:: Work order ::
Locate and copy each line in the data that contains the word "subsequent".

Saved data entries
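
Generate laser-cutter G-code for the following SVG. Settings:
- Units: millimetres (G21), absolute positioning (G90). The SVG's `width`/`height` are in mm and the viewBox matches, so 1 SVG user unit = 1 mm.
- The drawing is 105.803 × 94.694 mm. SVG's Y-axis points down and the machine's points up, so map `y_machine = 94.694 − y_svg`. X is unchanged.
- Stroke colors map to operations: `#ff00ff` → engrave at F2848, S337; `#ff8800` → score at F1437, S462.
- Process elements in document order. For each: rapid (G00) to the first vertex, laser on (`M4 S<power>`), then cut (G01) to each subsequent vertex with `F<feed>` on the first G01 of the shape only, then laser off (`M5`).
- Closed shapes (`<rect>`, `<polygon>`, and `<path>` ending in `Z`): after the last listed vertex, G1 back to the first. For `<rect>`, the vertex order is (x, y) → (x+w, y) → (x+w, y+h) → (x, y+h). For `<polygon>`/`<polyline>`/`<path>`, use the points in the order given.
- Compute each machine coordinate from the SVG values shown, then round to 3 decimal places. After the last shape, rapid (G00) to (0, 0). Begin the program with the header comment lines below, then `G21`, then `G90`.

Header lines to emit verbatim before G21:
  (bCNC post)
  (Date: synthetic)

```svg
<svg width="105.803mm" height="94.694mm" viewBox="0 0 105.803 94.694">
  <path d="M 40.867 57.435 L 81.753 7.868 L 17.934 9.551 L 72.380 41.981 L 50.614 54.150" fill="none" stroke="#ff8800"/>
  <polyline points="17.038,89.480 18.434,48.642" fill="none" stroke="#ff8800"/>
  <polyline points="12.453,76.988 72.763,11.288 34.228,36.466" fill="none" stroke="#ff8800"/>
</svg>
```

viewBox `0 0 105.803 94.694` with mm width/height → 1 unit = 1 mm. Flip: y_m = 94.694 − y_svg.

**Shape 1** — `<path>` open polyline, stroke `#ff8800` → score (S462, F1437). Machine vertices: (40.867,37.259) → (81.753,86.826) → (17.934,85.143) → (72.380,52.713) → (50.614,40.544). Open path.

**Shape 2** — `<polyline>` line segment, stroke `#ff8800` → score (S462, F1437). Machine vertices: (17.038,5.214) → (18.434,46.052). Open path.

**Shape 3** — `<polyline>` open polyline, stroke `#ff8800` → score (S462, F1437). Machine vertices: (12.453,17.706) → (72.763,83.406) → (34.228,58.228). Open path.

(bCNC post)
(Date: synthetic)
G21
G90
G00 X40.867 Y37.259
M4 S462
G01 X81.753 Y86.826 F1437
G01 X17.934 Y85.143
G01 X72.380 Y52.713
G01 X50.614 Y40.544
M5
G00 X17.038 Y5.214
M4 S462
G01 X18.434 Y46.052 F1437
M5
G00 X12.453 Y17.706
M4 S462
G01 X72.763 Y83.406 F1437
G01 X34.228 Y58.228
M5
G00 X0.000 Y0.000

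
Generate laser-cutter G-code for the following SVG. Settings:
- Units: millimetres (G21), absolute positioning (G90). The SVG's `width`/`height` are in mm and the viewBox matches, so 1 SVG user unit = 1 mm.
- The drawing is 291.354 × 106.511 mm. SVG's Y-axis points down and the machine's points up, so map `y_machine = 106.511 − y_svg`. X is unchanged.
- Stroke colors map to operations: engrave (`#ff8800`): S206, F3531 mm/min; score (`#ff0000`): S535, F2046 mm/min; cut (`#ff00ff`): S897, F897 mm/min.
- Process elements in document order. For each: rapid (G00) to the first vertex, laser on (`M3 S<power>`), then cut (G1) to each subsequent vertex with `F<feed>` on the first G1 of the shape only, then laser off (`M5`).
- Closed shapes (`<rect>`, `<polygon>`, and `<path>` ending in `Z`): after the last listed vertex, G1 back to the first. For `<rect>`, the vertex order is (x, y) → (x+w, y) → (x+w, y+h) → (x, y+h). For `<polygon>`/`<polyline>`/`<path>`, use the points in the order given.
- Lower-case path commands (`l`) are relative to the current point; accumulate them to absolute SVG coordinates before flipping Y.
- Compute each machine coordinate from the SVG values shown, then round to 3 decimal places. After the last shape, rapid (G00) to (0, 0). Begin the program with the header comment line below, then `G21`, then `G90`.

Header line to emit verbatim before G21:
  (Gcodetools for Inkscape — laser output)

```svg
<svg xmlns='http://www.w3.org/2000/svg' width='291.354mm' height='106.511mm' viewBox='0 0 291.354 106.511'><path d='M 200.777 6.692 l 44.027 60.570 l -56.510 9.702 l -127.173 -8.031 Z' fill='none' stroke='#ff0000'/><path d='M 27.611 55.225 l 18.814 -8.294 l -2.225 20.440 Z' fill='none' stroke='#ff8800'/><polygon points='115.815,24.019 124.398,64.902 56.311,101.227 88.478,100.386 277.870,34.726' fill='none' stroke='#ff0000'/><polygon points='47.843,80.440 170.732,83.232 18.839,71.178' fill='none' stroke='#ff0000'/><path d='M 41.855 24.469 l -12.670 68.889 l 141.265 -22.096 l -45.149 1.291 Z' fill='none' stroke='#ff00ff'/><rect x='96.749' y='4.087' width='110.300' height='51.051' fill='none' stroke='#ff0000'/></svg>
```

Since the viewBox matches the mm dimensions, user units are millimetres directly. The only transform is the Y-flip y_m = 106.511 − y_svg.

Shape 1 is a closed polygon drawn with `<path>`. Its stroke #ff0000 means score at S535, F2046. After flipping Y the toolpath is (200.777,99.819) → (244.804,39.249) → (188.294,29.547) → (61.121,37.578) → (200.777,99.819), returning to the start.

Shape 2 is a regular polygon drawn with `<path>`. Its stroke #ff8800 means engrave at S206, F3531. After flipping Y the toolpath is (27.611,51.286) → (46.425,59.580) → (44.200,39.140) → (27.611,51.286), returning to the start.

Shape 3 is a closed polygon drawn with `<polygon>`. Its stroke #ff0000 means score at S535, F2046. After flipping Y the toolpath is (115.815,82.492) → (124.398,41.609) → (56.311,5.284) → (88.478,6.125) → (277.870,71.785) → (115.815,82.492), returning to the start.

Shape 4 is a closed polygon drawn with `<polygon>`. Its stroke #ff0000 means score at S535, F2046. After flipping Y the toolpath is (47.843,26.071) → (170.732,23.279) → (18.839,35.333) → (47.843,26.071), returning to the start.

Shape 5 is a closed polygon drawn with `<path>`. Its stroke #ff00ff means cut at S897, F897. After flipping Y the toolpath is (41.855,82.042) → (29.185,13.153) → (170.450,35.249) → (125.301,33.958) → (41.855,82.042), returning to the start.

Shape 6 is a rectangle drawn with `<rect>`. Its stroke #ff0000 means score at S535, F2046. After flipping Y the toolpath is (96.749,102.424) → (207.049,102.424) → (207.049,51.373) → (96.749,51.373) → (96.749,102.424), returning to the start.

(Gcodetools for Inkscape — laser output)
G21
G90
G00 X200.777 Y99.819
M3 S535
G1 X244.804 Y39.249 F2046
G1 X188.294 Y29.547
G1 X61.121 Y37.578
G1 X200.777 Y99.819
M5
G00 X27.611 Y51.286
M3 S206
G1 X46.425 Y59.580 F3531
G1 X44.200 Y39.140
G1 X27.611 Y51.286
M5
G00 X115.815 Y82.492
M3 S535
G1 X124.398 Y41.609 F2046
G1 X56.311 Y5.284
G1 X88.478 Y6.125
G1 X277.870 Y71.785
G1 X115.815 Y82.492
M5
G00 X47.843 Y26.071
M3 S535
G1 X170.732 Y23.279 F2046
G1 X18.839 Y35.333
G1 X47.843 Y26.071
M5
G00 X41.855 Y82.042
M3 S897
G1 X29.185 Y13.153 F897
G1 X170.450 Y35.249
G1 X125.301 Y33.958
G1 X41.855 Y82.042
M5
G00 X96.749 Y102.424
M3 S535
G1 X207.049 Y102.424 F2046
G1 X207.049 Y51.373
G1 X96.749 Y51.373
G1 X96.749 Y102.424
M5
G00 X0.000 Y0.000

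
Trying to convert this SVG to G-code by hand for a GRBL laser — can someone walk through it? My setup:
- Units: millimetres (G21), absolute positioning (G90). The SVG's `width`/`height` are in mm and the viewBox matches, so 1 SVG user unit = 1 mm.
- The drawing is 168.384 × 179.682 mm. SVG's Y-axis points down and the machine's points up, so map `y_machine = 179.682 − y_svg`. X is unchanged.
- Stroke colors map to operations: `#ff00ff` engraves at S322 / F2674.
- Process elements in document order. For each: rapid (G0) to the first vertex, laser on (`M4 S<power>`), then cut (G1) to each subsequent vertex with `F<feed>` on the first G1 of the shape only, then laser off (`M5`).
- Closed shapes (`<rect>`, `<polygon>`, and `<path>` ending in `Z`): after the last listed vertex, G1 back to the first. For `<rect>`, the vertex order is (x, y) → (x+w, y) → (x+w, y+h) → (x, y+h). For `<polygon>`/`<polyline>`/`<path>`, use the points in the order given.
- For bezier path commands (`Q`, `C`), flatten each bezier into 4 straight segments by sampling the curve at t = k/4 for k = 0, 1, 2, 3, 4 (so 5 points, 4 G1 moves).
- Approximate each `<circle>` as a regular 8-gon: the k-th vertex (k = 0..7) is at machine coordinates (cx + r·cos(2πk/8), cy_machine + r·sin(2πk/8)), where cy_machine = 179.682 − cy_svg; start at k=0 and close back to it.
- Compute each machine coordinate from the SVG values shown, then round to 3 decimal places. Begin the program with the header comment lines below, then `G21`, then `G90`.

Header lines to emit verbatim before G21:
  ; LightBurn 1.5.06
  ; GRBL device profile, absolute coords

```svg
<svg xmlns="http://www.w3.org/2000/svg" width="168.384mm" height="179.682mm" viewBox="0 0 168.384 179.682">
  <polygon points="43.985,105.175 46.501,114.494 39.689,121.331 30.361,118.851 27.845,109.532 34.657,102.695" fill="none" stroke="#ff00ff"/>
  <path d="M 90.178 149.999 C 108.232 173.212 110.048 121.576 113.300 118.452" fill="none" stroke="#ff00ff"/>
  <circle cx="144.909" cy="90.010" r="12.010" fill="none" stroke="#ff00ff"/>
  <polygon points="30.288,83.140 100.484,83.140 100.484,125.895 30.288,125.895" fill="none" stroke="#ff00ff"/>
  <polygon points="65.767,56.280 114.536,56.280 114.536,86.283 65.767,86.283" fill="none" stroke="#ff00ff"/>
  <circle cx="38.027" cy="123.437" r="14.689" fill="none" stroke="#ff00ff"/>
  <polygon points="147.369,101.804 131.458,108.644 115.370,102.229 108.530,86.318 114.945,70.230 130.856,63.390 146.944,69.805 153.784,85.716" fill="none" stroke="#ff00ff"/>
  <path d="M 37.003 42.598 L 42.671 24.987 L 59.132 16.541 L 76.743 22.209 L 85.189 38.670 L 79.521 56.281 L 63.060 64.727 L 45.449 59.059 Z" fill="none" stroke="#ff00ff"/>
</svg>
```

; LightBurn 1.5.06
; GRBL device profile, absolute coords
G21
G90
G0 X43.985 Y74.507
M4 S322
G1 X46.501 Y65.188 F2674
G1 X39.689 Y58.351
G1 X30.361 Y60.831
G1 X27.845 Y70.150
G1 X34.657 Y76.987
G1 X43.985 Y74.507
M5
G0 X90.178 Y29.683
M4 S322
G1 X100.950 Y24.380 F2674
G1 X107.290 Y35.580
G1 X110.854 Y51.719
G1 X113.300 Y61.230
M5
G0 X156.919 Y89.672
M4 S322
G1 X153.401 Y98.164 F2674
G1 X144.909 Y101.682
G1 X136.417 Y98.164
G1 X132.899 Y89.672
G1 X136.417 Y81.180
G1 X144.909 Y77.662
G1 X153.401 Y81.180
G1 X156.919 Y89.672
M5
G0 X30.288 Y96.542
M4 S322
G1 X100.484 Y96.542 F2674
G1 X100.484 Y53.787
G1 X30.288 Y53.787
G1 X30.288 Y96.542
M5
G0 X65.767 Y123.402
M4 S322
G1 X114.536 Y123.402 F2674
G1 X114.536 Y93.399
G1 X65.767 Y93.399
G1 X65.767 Y123.402
M5
G0 X52.716 Y56.245
M4 S322
G1 X48.414 Y66.632 F2674
G1 X38.027 Y70.934
G1 X27.640 Y66.632
G1 X23.338 Y56.245
G1 X27.640 Y45.858
G1 X38.027 Y41.556
G1 X48.414 Y45.858
G1 X52.716 Y56.245
M5
G0 X147.369 Y77.878
M4 S322
G1 X131.458 Y71.038 F2674
G1 X115.370 Y77.453
G1 X108.530 Y93.364
G1 X114.945 Y109.452
G1 X130.856 Y116.292
G1 X146.944 Y109.877
G1 X153.784 Y93.966
G1 X147.369 Y77.878
M5
G0 X37.003 Y137.084
M4 S322
G1 X42.671 Y154.695 F2674
G1 X59.132 Y163.141
G1 X76.743 Y157.473
G1 X85.189 Y141.012
G1 X79.521 Y123.401
G1 X63.060 Y114.955
G1 X45.449 Y120.623
G1 X37.003 Y137.084
M5

Since the viewBox matches the mm dimensions, user units are millimetres directly. The only transform is the Y-flip y_m = 179.682 − y_svg.

Shape 1 is a regular polygon drawn with `<polygon>`. Its stroke #ff00ff means engrave at S322, F2674. After flipping Y the toolpath is (43.985,74.507) → (46.501,65.188) → (39.689,58.351) → (30.361,60.831) → (27.845,70.150) → (34.657,76.987) → (43.985,74.507), returning to the start.

Shape 2 is a cubic bezier drawn with `<path>`. Its stroke #ff00ff means engrave at S322, F2674. After flipping Y the toolpath is (90.178,29.683) → (100.950,24.380) → (107.290,35.580) → (110.854,51.719) → (113.300,61.230).

Shape 3 is a circle drawn with `<circle>`. Its stroke #ff00ff means engrave at S322, F2674. After flipping Y the toolpath is (156.919,89.672) → (153.401,98.164) → (144.909,101.682) → (136.417,98.164) → (132.899,89.672) → (136.417,81.180) → (144.909,77.662) → (153.401,81.180) → (156.919,89.672), returning to the start.

Shape 4 is a rectangle drawn with `<polygon>`. Its stroke #ff00ff means engrave at S322, F2674. After flipping Y the toolpath is (30.288,96.542) → (100.484,96.542) → (100.484,53.787) → (30.288,53.787) → (30.288,96.542), returning to the start.

Shape 5 is a rectangle drawn with `<polygon>`. Its stroke #ff00ff means engrave at S322, F2674. After flipping Y the toolpath is (65.767,123.402) → (114.536,123.402) → (114.536,93.399) → (65.767,93.399) → (65.767,123.402), returning to the start.

Shape 6 is a circle drawn with `<circle>`. Its stroke #ff00ff means engrave at S322, F2674. After flipping Y the toolpath is (52.716,56.245) → (48.414,66.632) → (38.027,70.934) → (27.640,66.632) → (23.338,56.245) → (27.640,45.858) → (38.027,41.556) → (48.414,45.858) → (52.716,56.245), returning to the start.

Shape 7 is a regular polygon drawn with `<polygon>`. Its stroke #ff00ff means engrave at S322, F2674. After flipping Y the toolpath is (147.369,77.878) → (131.458,71.038) → (115.370,77.453) → (108.530,93.364) → (114.945,109.452) → (130.856,116.292) → (146.944,109.877) → (153.784,93.966) → (147.369,77.878), returning to the start.

Shape 8 is a regular polygon drawn with `<path>`. Its stroke #ff00ff means engrave at S322, F2674. After flipping Y the toolpath is (37.003,137.084) → (42.671,154.695) → (59.132,163.141) → (76.743,157.473) → (85.189,141.012) → (79.521,123.401) → (63.060,114.955) → (45.449,120.623) → (37.003,137.084), returning to the start.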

:: Result below ::
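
- Process elements in document order. For each: rapid (G00) to the first vertex, laser on (`M4 S<power>`), then cut (G01) to each subsequent vertex with `F<feed>` on the first G01 of the shape only, then laser off (`M5`).
- Process elements in document order. For each: rapid (G00) to the first vertex, laser on (`M3 S<power>`), then cut (G1) to each subsequent vertex with `F<feed>` on the first G1 of the shape only, then laser off (`M5`).
- Process elements in document order. For each: rapid (G0) to the first vertex, laser on (`M4 S<power>`), then cut (G1) to each subsequent vertex with `F<feed>` on the first G1 of the shape only, then laser off (`M5`).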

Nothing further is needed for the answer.